**INPUT DATA:**
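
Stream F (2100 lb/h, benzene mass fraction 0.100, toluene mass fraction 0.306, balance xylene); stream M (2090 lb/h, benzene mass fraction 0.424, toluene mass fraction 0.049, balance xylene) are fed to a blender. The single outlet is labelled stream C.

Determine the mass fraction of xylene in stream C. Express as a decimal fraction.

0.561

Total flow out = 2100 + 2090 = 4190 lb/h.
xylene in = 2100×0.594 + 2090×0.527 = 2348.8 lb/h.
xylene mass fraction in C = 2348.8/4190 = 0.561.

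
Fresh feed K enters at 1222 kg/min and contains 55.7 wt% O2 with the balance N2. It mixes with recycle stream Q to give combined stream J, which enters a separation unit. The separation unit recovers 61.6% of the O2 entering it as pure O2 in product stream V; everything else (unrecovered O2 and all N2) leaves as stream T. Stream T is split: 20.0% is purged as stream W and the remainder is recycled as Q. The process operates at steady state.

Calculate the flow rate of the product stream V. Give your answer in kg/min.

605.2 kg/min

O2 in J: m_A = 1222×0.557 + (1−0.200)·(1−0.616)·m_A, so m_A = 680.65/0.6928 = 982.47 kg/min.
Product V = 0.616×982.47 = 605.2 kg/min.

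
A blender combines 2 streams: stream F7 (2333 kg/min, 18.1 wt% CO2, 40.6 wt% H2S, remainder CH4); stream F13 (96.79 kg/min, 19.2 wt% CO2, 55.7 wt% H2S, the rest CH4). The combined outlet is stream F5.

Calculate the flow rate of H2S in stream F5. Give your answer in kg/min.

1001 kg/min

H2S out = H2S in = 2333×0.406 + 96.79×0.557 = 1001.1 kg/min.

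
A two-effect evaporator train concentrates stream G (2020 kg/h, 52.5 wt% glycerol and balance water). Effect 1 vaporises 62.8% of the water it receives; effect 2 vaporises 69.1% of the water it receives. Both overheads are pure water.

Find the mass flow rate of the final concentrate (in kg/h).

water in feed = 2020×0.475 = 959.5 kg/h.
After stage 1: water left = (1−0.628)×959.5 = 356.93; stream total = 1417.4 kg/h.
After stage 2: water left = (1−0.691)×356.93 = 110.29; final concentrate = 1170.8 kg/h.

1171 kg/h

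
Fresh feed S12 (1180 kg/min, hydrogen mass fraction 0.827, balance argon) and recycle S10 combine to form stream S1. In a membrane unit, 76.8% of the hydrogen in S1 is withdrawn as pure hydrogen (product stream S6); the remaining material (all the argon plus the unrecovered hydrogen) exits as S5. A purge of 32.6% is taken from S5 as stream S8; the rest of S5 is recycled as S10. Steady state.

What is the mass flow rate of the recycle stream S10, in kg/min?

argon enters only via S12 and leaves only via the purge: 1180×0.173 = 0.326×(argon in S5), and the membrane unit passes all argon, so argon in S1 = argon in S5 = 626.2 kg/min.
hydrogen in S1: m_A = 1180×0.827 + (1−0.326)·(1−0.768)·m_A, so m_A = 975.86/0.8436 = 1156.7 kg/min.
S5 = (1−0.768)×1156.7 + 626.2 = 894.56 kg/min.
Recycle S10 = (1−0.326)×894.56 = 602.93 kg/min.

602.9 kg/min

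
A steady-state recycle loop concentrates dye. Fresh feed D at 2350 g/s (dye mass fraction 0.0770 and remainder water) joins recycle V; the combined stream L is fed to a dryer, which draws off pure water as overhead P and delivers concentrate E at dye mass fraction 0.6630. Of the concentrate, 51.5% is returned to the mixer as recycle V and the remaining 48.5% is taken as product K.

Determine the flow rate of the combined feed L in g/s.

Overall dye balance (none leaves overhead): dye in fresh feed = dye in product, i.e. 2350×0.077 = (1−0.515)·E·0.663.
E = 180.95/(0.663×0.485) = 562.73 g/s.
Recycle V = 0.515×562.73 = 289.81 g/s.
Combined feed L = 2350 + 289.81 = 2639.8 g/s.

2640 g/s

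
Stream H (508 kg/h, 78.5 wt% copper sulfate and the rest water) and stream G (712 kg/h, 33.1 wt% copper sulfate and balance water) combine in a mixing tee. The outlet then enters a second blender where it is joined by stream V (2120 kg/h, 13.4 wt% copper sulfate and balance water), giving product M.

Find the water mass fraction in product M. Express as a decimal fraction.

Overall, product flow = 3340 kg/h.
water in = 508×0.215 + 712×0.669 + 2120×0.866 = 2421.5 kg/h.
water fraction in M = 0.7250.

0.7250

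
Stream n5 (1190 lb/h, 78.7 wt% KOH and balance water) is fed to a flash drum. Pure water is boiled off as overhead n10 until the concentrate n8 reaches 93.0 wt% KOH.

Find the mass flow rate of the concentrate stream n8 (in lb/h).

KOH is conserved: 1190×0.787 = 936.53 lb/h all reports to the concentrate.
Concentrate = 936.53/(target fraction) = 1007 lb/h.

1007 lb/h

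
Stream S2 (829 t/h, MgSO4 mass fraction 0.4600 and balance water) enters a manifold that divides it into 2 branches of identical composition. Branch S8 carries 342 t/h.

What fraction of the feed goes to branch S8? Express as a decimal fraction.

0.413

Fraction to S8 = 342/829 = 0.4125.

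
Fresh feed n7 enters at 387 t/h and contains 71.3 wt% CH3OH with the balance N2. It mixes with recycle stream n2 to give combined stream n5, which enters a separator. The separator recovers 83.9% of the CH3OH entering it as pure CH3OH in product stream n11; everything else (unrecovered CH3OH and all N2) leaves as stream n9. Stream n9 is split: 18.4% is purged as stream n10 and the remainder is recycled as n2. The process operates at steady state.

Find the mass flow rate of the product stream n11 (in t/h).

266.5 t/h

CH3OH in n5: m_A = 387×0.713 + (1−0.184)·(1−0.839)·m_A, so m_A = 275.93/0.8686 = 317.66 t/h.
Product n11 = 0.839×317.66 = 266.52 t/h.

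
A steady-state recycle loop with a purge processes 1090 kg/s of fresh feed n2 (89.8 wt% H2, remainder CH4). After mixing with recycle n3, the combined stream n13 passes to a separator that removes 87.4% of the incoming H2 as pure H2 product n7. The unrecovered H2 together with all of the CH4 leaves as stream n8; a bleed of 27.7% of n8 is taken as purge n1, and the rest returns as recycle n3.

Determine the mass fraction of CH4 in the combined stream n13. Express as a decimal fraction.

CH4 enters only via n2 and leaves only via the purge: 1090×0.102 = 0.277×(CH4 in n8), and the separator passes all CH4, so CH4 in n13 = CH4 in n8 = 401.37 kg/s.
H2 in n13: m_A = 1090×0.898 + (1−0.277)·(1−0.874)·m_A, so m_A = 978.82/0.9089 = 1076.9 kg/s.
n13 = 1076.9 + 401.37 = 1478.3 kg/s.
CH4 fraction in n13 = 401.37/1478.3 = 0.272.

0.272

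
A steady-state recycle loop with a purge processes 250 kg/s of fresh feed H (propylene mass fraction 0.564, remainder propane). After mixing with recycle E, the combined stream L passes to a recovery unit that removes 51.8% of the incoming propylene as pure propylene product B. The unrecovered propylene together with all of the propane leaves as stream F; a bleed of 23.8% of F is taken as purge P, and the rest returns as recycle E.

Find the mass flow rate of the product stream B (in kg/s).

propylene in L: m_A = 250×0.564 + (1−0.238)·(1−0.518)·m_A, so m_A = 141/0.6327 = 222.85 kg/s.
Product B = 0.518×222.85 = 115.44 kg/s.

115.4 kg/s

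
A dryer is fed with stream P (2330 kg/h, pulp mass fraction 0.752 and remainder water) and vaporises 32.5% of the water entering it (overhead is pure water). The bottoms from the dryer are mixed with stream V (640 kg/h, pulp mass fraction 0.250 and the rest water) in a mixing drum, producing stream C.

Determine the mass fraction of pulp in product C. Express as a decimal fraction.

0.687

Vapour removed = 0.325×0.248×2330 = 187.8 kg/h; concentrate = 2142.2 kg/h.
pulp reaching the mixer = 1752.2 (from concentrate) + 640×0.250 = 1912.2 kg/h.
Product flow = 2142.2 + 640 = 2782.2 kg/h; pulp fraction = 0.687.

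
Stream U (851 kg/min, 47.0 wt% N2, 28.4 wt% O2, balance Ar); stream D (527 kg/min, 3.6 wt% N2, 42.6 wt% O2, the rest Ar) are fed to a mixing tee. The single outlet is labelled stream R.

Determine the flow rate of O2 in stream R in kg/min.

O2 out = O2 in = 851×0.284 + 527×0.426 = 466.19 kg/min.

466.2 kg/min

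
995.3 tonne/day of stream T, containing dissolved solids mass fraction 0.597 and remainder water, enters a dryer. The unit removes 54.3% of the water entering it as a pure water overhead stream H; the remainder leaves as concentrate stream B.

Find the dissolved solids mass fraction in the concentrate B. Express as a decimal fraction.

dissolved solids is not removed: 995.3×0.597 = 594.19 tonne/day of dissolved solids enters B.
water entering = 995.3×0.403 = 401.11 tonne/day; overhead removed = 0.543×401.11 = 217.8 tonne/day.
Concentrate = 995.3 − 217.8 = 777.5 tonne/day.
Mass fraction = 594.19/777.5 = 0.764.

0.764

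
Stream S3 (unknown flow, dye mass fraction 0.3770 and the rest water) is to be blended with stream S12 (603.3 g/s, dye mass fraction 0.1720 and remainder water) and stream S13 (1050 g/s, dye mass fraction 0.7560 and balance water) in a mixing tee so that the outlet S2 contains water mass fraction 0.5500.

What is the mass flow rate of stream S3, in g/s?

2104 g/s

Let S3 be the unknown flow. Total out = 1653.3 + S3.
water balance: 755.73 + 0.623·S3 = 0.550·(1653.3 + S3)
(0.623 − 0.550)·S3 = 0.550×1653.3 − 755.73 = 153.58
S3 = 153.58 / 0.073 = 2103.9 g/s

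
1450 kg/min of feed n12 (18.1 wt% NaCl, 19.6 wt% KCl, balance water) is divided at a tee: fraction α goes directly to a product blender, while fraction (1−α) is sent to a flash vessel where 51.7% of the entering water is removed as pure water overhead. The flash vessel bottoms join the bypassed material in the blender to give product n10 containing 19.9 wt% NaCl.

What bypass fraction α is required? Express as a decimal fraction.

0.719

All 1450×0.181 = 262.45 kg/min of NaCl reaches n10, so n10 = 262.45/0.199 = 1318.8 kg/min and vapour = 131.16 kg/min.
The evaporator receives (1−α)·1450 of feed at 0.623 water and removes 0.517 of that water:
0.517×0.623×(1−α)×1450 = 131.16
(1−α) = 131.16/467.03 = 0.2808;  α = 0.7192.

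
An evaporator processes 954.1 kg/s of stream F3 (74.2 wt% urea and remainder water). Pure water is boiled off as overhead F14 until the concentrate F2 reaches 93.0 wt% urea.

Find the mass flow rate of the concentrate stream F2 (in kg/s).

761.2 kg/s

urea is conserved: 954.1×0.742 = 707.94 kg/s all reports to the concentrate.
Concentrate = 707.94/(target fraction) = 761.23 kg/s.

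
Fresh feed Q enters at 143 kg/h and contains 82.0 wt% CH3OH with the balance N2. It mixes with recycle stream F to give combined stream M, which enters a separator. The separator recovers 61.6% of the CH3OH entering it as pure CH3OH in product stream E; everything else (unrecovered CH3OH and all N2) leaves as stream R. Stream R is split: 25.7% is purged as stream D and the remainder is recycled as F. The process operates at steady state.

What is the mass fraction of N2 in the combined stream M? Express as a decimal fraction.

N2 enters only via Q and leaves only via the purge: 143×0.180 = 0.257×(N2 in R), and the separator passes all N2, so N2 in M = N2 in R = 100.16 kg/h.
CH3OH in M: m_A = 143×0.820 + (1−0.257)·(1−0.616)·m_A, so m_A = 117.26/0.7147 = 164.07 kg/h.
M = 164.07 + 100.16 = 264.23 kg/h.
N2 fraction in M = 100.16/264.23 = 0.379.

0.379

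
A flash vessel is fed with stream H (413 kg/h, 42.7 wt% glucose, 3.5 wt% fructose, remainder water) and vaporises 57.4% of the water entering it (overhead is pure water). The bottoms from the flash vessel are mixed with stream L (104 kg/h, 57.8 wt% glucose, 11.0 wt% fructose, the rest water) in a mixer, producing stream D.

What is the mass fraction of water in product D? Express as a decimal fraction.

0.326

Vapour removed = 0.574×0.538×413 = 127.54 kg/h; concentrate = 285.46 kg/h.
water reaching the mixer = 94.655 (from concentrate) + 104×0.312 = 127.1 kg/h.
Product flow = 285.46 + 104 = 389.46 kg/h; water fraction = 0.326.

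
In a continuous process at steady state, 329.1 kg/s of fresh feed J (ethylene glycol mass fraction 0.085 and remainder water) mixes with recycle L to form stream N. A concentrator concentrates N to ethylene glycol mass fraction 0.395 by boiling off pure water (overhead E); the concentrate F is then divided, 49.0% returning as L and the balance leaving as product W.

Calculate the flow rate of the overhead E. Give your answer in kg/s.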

**EXERCISE GOAL:** For this task, write out exactly the lines of the entries above, starting at the line with "Find the mass flow rate of the product stream n11" and ending at the line with "A steady-state recycle loop with a purge processes 1090", both included, and no others.

**OUTPUT BELOW:**
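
Find the mass flow rate of the product stream n11 (in t/h).

266.5 t/h

CH3OH in n5: m_A = 387×0.713 + (1−0.184)·(1−0.839)·m_A, so m_A = 275.93/0.8686 = 317.66 t/h.
Product n11 = 0.839×317.66 = 266.52 t/h.

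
A steady-state recycle loop with a purge processes 1090 kg/s of fresh feed n2 (89.8 wt% H2, remainder CH4). After mixing with recycle n3, the combined stream n13 passes to a separator that removes 87.4% of the incoming H2 as pure H2 product n7. The unrecovered H2 together with all of the CH4 leaves as stream n8; a bleed of 27.7% of n8 is taken as purge n1, and the rest returns as recycle n3.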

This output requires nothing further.